**PROBLEM STATEMENT**
Give back exactly the lines of the data below, starting with the line that has "Model a four-legged" and going on through the line that has "Compose the scene: the".

**DATA FOR ANALYSIS**
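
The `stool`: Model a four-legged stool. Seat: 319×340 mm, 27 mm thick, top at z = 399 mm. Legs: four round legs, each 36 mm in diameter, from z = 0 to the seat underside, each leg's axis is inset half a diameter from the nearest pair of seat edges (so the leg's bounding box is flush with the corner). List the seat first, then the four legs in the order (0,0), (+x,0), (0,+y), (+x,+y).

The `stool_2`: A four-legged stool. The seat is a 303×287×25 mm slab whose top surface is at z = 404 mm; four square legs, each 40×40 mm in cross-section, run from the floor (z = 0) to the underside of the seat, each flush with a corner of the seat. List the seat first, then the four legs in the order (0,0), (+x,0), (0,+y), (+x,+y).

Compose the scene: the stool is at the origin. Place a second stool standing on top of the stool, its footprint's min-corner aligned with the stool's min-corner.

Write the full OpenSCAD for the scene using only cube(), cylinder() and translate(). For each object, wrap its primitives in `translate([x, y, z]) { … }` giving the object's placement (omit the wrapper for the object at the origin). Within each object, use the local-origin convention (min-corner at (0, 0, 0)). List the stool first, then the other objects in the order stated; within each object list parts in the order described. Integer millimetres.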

--

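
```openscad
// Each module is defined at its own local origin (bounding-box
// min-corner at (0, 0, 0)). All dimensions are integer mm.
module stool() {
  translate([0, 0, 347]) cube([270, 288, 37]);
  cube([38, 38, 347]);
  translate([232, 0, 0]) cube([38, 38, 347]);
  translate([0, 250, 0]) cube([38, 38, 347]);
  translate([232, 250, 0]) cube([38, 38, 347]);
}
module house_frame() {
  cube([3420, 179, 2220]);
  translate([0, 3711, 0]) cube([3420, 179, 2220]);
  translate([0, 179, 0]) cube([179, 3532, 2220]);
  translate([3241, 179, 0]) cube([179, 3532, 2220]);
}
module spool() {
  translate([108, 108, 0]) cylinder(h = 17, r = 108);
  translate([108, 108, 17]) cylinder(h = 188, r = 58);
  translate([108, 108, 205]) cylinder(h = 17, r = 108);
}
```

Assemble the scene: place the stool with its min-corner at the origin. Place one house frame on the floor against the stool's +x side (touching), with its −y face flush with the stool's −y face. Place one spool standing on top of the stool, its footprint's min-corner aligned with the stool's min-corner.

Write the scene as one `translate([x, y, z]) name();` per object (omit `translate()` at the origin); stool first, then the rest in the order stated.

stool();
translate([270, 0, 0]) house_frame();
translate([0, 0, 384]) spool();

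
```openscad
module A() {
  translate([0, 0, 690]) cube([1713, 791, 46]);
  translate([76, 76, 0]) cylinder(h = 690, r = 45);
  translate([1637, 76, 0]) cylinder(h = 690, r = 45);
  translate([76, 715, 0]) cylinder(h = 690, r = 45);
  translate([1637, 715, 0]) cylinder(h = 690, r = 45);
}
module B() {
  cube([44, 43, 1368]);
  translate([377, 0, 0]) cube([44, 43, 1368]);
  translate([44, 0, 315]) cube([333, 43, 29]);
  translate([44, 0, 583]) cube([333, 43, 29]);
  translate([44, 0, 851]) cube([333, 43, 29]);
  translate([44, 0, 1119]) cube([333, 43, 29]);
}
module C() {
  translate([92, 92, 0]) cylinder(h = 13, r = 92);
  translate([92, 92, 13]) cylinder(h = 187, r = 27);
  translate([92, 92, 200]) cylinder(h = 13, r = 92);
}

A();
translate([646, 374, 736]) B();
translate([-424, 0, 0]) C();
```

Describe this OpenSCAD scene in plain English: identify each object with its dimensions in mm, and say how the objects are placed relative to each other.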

**RESPONSE**
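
The `stool`: Model a four-legged stool. Seat: 319×340 mm, 27 mm thick, top at z = 399 mm. Legs: four round legs, each 36 mm in diameter, from z = 0 to the seat underside, each leg's axis is inset half a diameter from the nearest pair of seat edges (so the leg's bounding box is flush with the corner). List the seat first, then the four legs in the order (0,0), (+x,0), (0,+y), (+x,+y).

The `stool_2`: A four-legged stool. The seat is a 303×287×25 mm slab whose top surface is at z = 404 mm; four square legs, each 40×40 mm in cross-section, run from the floor (z = 0) to the underside of the seat, each flush with a corner of the seat. List the seat first, then the four legs in the order (0,0), (+x,0), (0,+y), (+x,+y).

Compose the scene: the stool is at the origin. Place a second stool standing on top of the stool, its footprint's min-corner aligned with the stool's min-corner.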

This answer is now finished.